_Exercise prompt_
Extract all of the data and reproduce it precisely.

_Supplied material_
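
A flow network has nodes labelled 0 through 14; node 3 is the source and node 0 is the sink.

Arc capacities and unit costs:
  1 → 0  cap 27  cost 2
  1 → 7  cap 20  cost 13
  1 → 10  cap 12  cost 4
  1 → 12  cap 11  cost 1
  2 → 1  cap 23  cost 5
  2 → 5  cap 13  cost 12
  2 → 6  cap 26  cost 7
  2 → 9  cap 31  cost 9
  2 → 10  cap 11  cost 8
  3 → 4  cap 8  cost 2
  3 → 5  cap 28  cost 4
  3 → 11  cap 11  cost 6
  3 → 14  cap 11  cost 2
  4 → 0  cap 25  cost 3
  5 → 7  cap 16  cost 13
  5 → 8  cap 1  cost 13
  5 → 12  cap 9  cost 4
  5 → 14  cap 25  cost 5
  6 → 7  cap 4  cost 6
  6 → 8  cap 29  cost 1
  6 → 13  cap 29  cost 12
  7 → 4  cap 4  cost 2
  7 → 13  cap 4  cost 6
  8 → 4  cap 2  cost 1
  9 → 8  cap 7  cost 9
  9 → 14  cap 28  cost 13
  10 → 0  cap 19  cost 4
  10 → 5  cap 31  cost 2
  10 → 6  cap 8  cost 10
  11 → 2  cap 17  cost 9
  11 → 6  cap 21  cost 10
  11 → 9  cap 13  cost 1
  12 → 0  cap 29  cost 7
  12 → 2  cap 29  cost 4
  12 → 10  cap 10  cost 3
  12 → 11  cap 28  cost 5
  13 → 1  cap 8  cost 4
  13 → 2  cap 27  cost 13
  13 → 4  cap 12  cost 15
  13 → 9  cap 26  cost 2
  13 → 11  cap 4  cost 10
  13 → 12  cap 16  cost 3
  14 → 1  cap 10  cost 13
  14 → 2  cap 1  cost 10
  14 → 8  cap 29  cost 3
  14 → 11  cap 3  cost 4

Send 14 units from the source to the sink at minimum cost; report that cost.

shortest-cost path #1: 3→4→0 push 8 @ unit cost 5 (adds 40)
shortest-cost path #2: 3→14→8→4→0 push 2 @ unit cost 9 (adds 18)
shortest-cost path #3: 3→5→12→0 push 4 @ unit cost 15 (adds 60)
total cost = 118

Minimum cost for 14 units: 118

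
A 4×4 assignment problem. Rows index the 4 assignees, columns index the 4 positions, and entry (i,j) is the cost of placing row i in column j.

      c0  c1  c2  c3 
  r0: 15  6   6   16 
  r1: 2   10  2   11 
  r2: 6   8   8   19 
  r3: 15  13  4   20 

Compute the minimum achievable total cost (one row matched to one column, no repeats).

optimal assignment: row0→col1 (cost 6), row1→col3 (cost 11), row2→col0 (cost 6), row3→col2 (cost 4)
total = 6 + 11 + 6 + 4 = 27

Minimum assignment cost: 27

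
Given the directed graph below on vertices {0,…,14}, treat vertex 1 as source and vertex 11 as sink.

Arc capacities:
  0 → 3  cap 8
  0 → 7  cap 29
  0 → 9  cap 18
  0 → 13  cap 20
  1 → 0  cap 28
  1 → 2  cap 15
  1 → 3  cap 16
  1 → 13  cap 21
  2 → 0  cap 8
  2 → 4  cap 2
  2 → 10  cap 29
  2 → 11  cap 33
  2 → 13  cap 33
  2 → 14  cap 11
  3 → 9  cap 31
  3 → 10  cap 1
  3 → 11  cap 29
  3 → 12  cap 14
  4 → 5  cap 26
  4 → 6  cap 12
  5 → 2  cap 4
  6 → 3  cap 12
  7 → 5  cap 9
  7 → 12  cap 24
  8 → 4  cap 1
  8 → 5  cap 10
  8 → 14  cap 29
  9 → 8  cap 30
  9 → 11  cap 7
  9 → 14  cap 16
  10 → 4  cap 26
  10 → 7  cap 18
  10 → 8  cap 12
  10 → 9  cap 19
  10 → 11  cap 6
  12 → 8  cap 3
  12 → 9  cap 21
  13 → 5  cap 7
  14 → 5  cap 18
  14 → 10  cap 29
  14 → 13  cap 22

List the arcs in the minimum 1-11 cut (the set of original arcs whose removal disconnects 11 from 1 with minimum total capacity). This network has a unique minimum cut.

augment #1: 1→2→11 push 15
augment #2: 1→3→11 push 16
augment #3: 1→0→3→11 push 8
augment #4: 1→0→9→11 push 7
augment #5: 1→13→5→2→11 push 4
augment #6: 1→0→9→14→10→11 push 6
augment #7: 1→0→9→8→4→6→3→11 push 1
augment #8: 1→0→9→14→10→4→6→3→11 push 4
max flow = 61; residual-reachable set from 1 gives S-side
cut edges (S→T): {(1,2), (3,11), (5,2), (9,11), (10,11)} total cap 61

Min-cut arcs: {(1,2), (3,11), (5,2), (9,11), (10,11)} (total capacity 61)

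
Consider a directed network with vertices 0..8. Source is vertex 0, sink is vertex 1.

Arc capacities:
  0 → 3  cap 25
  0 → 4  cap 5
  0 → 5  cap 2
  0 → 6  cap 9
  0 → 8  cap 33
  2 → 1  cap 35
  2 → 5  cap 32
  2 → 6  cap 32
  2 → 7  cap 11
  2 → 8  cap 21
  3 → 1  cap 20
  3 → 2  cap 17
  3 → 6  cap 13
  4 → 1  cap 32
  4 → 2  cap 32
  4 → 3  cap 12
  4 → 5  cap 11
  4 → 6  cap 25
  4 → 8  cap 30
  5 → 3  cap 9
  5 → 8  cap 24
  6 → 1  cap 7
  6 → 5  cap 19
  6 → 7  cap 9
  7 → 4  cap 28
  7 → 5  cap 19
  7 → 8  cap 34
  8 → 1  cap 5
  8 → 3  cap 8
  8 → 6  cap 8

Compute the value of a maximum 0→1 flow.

augment #1: 0→3→1 bottleneck 20, total now 20
augment #2: 0→4→1 bottleneck 5, total now 25
augment #3: 0→6→1 bottleneck 7, total now 32
augment #4: 0→8→1 bottleneck 5, total now 37
augment #5: 0→3→2→1 bottleneck 5, total now 42
augment #6: 0→5→3→2→1 bottleneck 2, total now 44
augment #7: 0→6→7→4→1 bottleneck 2, total now 46
augment #8: 0→8→3→2→1 bottleneck 8, total now 54
augment #9: 0→8→6→7→4→1 bottleneck 7, total now 61
augment #10: 0→8→6→5→3→2→1 bottleneck 1, total now 62

Maximum flow value: 62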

_Exercise answer_
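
A flow network has nodes labelled 0 through 14; node 3 is the source and node 0 is the sink.

Arc capacities and unit costs:
  1 → 0  cap 27  cost 2
  1 → 7  cap 20  cost 13
  1 → 10  cap 12  cost 4
  1 → 12  cap 11  cost 1
  2 → 1  cap 23  cost 5
  2 → 5  cap 13  cost 12
  2 → 6  cap 26  cost 7
  2 → 9  cap 31  cost 9
  2 → 10  cap 11  cost 8
  3 → 4  cap 8  cost 2
  3 → 5  cap 28  cost 4
  3 → 11  cap 11  cost 6
  3 → 14  cap 11  cost 2
  4 → 0  cap 25  cost 3
  5 → 7  cap 16  cost 13
  5 → 8  cap 1  cost 13
  5 → 12  cap 9  cost 4
  5 → 14  cap 25  cost 5
  6 → 7  cap 4  cost 6
  6 → 8  cap 29  cost 1
  6 → 13  cap 29  cost 12
  7 → 4  cap 4  cost 2
  7 → 13  cap 4  cost 6
  8 → 4  cap 2  cost 1
  9 → 8  cap 7  cost 9
  9 → 14  cap 28  cost 13
  10 → 0  cap 19  cost 4
  10 → 5  cap 31  cost 2
  10 → 6  cap 8  cost 10
  11 → 2  cap 17  cost 9
  11 → 6  cap 21  cost 10
  11 → 9  cap 13  cost 1
  12 → 0  cap 29  cost 7
  12 → 2  cap 29  cost 4
  12 → 10  cap 10  cost 3
  12 → 11  cap 28  cost 5
  13 → 1  cap 8  cost 4
  13 → 2  cap 27  cost 13
  13 → 4  cap 12  cost 15
  13 → 9  cap 26  cost 2
  13 → 11  cap 4  cost 10
  13 → 12  cap 16  cost 3
  14 → 1  cap 10  cost 13
  14 → 2  cap 1  cost 10
  14 → 8  cap 29  cost 3
  14 → 11  cap 3  cost 4

Send 14 units from the source to the sink at minimum cost; report that cost.

shortest-cost path #1: 3→4→0 push 8 @ unit cost 5 (adds 40)
shortest-cost path #2: 3→14→8→4→0 push 2 @ unit cost 9 (adds 18)
shortest-cost path #3: 3→5→12→0 push 4 @ unit cost 15 (adds 60)
total cost = 118

Minimum cost for 14 units: 118

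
A 4×4 assignment problem. Rows index the 4 assignees, columns index the 4 positions, and entry (i,j) is the cost of placing row i in column j.

      c0  c1  c2  c3 
  r0: 15  6   6   16 
  r1: 2   10  2   11 
  r2: 6   8   8   19 
  r3: 15  13  4   20 

Compute the minimum achievable total cost (one row matched to one column, no repeats).

optimal assignment: row0→col1 (cost 6), row1→col3 (cost 11), row2→col0 (cost 6), row3→col2 (cost 4)
total = 6 + 11 + 6 + 4 = 27

Minimum assignment cost: 27

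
Given the directed graph below on vertices {0,…,14}, treat vertex 1 as source and vertex 11 as sink.

Arc capacities:
  0 → 3  cap 8
  0 → 7  cap 29
  0 → 9  cap 18
  0 → 13  cap 20
  1 → 0  cap 28
  1 → 2  cap 15
  1 → 3  cap 16
  1 → 13  cap 21
  2 → 0  cap 8
  2 → 4  cap 2
  2 → 10  cap 29
  2 → 11  cap 33
  2 → 13  cap 33
  2 → 14  cap 11
  3 → 9  cap 31
  3 → 10  cap 1
  3 → 11  cap 29
  3 → 12  cap 14
  4 → 5  cap 26
  4 → 6  cap 12
  5 → 2  cap 4
  6 → 3  cap 12
  7 → 5  cap 9
  7 → 12  cap 24
  8 → 4  cap 1
  8 → 5  cap 10
  8 → 14  cap 29
  9 → 8  cap 30
  9 → 11  cap 7
  9 → 14  cap 16
  10 → 4  cap 26
  10 → 7  cap 18
  10 → 8  cap 12
  10 → 9  cap 19
  10 → 11  cap 6
  12 → 8  cap 3
  12 → 9  cap 21
  13 → 5  cap 7
  14 → 5  cap 18
  14 → 10  cap 29
  14 → 13  cap 22

List the arcs in the minimum 1-11 cut (the set of original arcs whose removal disconnects 11 from 1 with minimum total capacity). This network has a unique minimum cut.

augment #1: 1→2→11 push 15
augment #2: 1→3→11 push 16
augment #3: 1→0→3→11 push 8
augment #4: 1→0→9→11 push 7
augment #5: 1→13→5→2→11 push 4
augment #6: 1→0→9→14→10→11 push 6
augment #7: 1→0→9→8→4→6→3→11 push 1
augment #8: 1→0→9→14→10→4→6→3→11 push 4
max flow = 61; residual-reachable set from 1 gives S-side
cut edges (S→T): {(1,2), (3,11), (5,2), (9,11), (10,11)} total cap 61

Min-cut arcs: {(1,2), (3,11), (5,2), (9,11), (10,11)} (total capacity 61)

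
Consider a directed network with vertices 0..8. Source is vertex 0, sink is vertex 1.

Arc capacities:
  0 → 3  cap 25
  0 → 4  cap 5
  0 → 5  cap 2
  0 → 6  cap 9
  0 → 8  cap 33
  2 → 1  cap 35
  2 → 5  cap 32
  2 → 6  cap 32
  2 → 7  cap 11
  2 → 8  cap 21
  3 → 1  cap 20
  3 → 2  cap 17
  3 → 6  cap 13
  4 → 1  cap 32
  4 → 2  cap 32
  4 → 3  cap 12
  4 → 5  cap 11
  4 → 6  cap 25
  4 → 8  cap 30
  5 → 3  cap 9
  5 → 8  cap 24
  6 → 1  cap 7
  6 → 5  cap 19
  6 → 7  cap 9
  7 → 4  cap 28
  7 → 5  cap 19
  7 → 8  cap 34
  8 → 1  cap 5
  8 → 3  cap 8
  8 → 6  cap 8

Compute the value of a maximum 0→1 flow.

augment #1: 0→3→1 bottleneck 20, total now 20
augment #2: 0→4→1 bottleneck 5, total now 25
augment #3: 0→6→1 bottleneck 7, total now 32
augment #4: 0→8→1 bottleneck 5, total now 37
augment #5: 0→3→2→1 bottleneck 5, total now 42
augment #6: 0→5→3→2→1 bottleneck 2, total now 44
augment #7: 0→6→7→4→1 bottleneck 2, total now 46
augment #8: 0→8→3→2→1 bottleneck 8, total now 54
augment #9: 0→8→6→7→4→1 bottleneck 7, total now 61
augment #10: 0→8→6→5→3→2→1 bottleneck 1, total now 62

Maximum flow value: 62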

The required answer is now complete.